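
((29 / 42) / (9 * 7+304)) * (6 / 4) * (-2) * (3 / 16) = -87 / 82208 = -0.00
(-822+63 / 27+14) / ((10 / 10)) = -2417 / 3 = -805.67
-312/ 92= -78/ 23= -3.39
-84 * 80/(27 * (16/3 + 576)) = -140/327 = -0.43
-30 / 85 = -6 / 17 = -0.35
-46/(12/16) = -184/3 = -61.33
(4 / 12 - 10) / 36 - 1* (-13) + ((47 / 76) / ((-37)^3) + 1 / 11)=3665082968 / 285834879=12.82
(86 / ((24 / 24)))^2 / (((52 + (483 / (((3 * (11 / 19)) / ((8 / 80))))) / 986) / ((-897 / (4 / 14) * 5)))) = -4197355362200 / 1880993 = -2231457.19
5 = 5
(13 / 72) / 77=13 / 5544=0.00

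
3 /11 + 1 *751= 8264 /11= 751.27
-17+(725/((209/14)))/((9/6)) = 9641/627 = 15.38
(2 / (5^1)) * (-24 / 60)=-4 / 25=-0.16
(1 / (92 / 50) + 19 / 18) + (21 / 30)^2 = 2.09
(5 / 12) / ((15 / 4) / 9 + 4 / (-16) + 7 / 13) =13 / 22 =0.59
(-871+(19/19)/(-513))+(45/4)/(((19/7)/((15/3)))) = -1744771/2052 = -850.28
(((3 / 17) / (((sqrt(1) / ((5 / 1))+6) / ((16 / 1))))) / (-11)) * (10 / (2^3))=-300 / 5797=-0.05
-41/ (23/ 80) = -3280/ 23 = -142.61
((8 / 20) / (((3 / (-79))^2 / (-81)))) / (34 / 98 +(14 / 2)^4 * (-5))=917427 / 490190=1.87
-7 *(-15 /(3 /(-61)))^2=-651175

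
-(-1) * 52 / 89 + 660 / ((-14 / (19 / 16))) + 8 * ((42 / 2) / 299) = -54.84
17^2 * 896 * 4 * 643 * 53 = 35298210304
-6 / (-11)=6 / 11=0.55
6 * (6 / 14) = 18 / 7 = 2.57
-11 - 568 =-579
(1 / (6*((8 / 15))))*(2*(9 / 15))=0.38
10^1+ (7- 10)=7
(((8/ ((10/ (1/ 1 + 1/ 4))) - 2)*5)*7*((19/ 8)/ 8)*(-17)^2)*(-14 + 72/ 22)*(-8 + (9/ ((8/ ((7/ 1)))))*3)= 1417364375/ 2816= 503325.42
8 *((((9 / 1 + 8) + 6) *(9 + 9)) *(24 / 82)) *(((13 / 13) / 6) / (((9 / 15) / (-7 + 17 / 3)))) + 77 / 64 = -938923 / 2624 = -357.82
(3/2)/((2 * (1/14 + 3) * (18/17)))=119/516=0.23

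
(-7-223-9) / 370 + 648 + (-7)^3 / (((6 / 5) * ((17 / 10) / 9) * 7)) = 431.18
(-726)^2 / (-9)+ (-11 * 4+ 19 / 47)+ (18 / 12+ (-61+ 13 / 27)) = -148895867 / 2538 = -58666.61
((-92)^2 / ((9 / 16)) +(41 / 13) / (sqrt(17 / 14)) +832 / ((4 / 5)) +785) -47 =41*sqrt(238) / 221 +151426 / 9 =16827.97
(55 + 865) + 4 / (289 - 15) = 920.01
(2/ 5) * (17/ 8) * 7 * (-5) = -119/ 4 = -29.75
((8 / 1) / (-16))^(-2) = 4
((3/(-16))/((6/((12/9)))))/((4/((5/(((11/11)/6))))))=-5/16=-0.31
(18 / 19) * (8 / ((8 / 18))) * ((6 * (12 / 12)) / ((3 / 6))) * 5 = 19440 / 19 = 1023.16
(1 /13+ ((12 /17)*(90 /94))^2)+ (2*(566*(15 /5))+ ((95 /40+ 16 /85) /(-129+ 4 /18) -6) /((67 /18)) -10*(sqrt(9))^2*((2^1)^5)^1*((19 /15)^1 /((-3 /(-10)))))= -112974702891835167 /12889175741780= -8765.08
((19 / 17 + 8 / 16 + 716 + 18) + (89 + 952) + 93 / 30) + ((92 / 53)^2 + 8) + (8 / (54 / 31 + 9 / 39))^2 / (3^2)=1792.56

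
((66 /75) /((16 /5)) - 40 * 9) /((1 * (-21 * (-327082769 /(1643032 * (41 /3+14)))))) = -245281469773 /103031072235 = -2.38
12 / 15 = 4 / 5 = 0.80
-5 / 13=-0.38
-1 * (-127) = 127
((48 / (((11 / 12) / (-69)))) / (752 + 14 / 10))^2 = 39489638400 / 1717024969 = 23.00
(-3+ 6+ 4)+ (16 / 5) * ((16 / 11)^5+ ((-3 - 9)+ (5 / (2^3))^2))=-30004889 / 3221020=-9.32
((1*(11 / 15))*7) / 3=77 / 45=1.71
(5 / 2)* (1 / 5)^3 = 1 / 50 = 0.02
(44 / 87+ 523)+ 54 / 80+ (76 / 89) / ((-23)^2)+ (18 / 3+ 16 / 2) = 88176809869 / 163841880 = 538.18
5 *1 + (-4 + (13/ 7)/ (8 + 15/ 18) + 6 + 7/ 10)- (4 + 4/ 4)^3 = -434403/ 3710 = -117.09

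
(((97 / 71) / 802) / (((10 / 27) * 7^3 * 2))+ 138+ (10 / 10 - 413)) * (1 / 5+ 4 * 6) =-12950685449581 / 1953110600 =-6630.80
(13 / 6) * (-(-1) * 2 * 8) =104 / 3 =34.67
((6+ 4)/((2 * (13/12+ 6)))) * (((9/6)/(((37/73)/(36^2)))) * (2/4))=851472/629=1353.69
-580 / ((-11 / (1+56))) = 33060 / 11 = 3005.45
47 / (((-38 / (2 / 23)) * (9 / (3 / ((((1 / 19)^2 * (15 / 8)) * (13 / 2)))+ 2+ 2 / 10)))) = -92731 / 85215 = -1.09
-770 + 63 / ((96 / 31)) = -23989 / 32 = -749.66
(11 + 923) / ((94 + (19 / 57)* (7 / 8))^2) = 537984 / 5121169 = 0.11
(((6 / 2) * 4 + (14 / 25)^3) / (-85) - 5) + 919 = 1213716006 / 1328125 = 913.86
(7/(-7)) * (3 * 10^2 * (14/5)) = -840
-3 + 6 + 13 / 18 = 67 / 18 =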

*What the task asks*.
Beginning at the first line of the records, retype exactly every line up to and including the one with "(4 / 12 - 10)".

*Answer*.
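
((29 / 42) / (9 * 7+304)) * (6 / 4) * (-2) * (3 / 16) = -87 / 82208 = -0.00
(-822+63 / 27+14) / ((10 / 10)) = -2417 / 3 = -805.67
-312/ 92= -78/ 23= -3.39
-84 * 80/(27 * (16/3 + 576)) = -140/327 = -0.43
-30 / 85 = -6 / 17 = -0.35
-46/(12/16) = -184/3 = -61.33
(4 / 12 - 10) / 36 - 1* (-13) + ((47 / 76) / ((-37)^3) + 1 / 11)=3665082968 / 285834879=12.82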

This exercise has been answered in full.